Start of Block

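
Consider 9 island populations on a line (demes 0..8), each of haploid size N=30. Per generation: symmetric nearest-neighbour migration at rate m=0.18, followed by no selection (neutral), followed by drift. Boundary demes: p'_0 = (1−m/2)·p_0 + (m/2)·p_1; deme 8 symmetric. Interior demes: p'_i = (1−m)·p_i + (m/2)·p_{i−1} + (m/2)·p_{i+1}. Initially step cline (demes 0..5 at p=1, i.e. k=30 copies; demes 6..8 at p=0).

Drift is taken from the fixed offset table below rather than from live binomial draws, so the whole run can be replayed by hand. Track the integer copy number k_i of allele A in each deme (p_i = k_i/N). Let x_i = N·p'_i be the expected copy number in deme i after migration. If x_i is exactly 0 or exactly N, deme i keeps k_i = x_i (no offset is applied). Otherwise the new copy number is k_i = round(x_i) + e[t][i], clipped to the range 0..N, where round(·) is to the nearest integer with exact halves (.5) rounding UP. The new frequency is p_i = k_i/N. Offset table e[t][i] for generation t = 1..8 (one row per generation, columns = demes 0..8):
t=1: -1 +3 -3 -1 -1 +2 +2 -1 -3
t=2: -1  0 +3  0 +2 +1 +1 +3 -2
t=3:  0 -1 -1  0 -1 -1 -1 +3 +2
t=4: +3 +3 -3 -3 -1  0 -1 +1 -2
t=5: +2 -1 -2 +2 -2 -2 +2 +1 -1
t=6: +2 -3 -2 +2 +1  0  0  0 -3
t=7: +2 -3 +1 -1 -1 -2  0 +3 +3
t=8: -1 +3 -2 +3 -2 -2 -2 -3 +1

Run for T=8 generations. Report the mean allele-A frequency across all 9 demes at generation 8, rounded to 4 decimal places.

0.6481

t=0: k=[30 30 30 30 30 30 0 0 0]
t=1: x=[30.0000 30.0000 30.0000 30.0000 30.0000 27.3000 2.7000 0.0000 0.0000] k=[30 30 30 30 30 29 5 0 0]
t=2: x=[30.0000 30.0000 30.0000 30.0000 29.9100 26.9300 6.7100 0.4500 0.0000] k=[30 30 30 30 30 28 8 3 0]
t=3: x=[30.0000 30.0000 30.0000 30.0000 29.8200 26.3800 9.3500 3.1800 0.2700] k=[30 30 30 30 29 25 8 6 2]
t=4: x=[30.0000 30.0000 30.0000 29.9100 28.7300 23.8300 9.3500 5.8200 2.3600] k=[30 30 30 27 28 24 8 7 0]
t=5: x=[30.0000 30.0000 29.7300 27.3600 27.5500 22.9200 9.3500 6.4600 0.6300] k=[30 30 28 29 26 21 11 7 0]
t=6: x=[30.0000 29.8200 28.2700 28.6400 25.8200 20.5500 11.5400 6.7300 0.6300] k=[30 27 26 30 27 21 12 7 0]
t=7: x=[29.7300 27.1800 26.4500 29.3700 26.7300 20.7300 12.3600 6.8200 0.6300] k=[30 24 27 28 26 19 12 10 4]
t=8: x=[29.4600 24.8100 26.8200 27.7300 25.5500 19.0000 12.4500 9.6400 4.5400] k=[28 28 25 30 24 17 10 7 6]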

End of Block

Return a copy of every line in the records that includes the string "nearest".

#### [Completed task]
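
Consider 9 island populations on a line (demes 0..8), each of haploid size N=30. Per generation: symmetric nearest-neighbour migration at rate m=0.18, followed by no selection (neutral), followed by drift. Boundary demes: p'_0 = (1−m/2)·p_0 + (m/2)·p_1; deme 8 symmetric. Interior demes: p'_i = (1−m)·p_i + (m/2)·p_{i−1} + (m/2)·p_{i+1}. Initially step cline (demes 0..5 at p=1, i.e. k=30 copies; demes 6..8 at p=0).
Drift is taken from the fixed offset table below rather than from live binomial draws, so the whole run can be replayed by hand. Track the integer copy number k_i of allele A in each deme (p_i = k_i/N). Let x_i = N·p'_i be the expected copy number in deme i after migration. If x_i is exactly 0 or exactly N, deme i keeps k_i = x_i (no offset is applied). Otherwise the new copy number is k_i = round(x_i) + e[t][i], clipped to the range 0..N, where round(·) is to the nearest integer with exact halves (.5) rounding UP. The new frequency is p_i = k_i/N. Offset table e[t][i] for generation t = 1..8 (one row per generation, columns = demes 0..8):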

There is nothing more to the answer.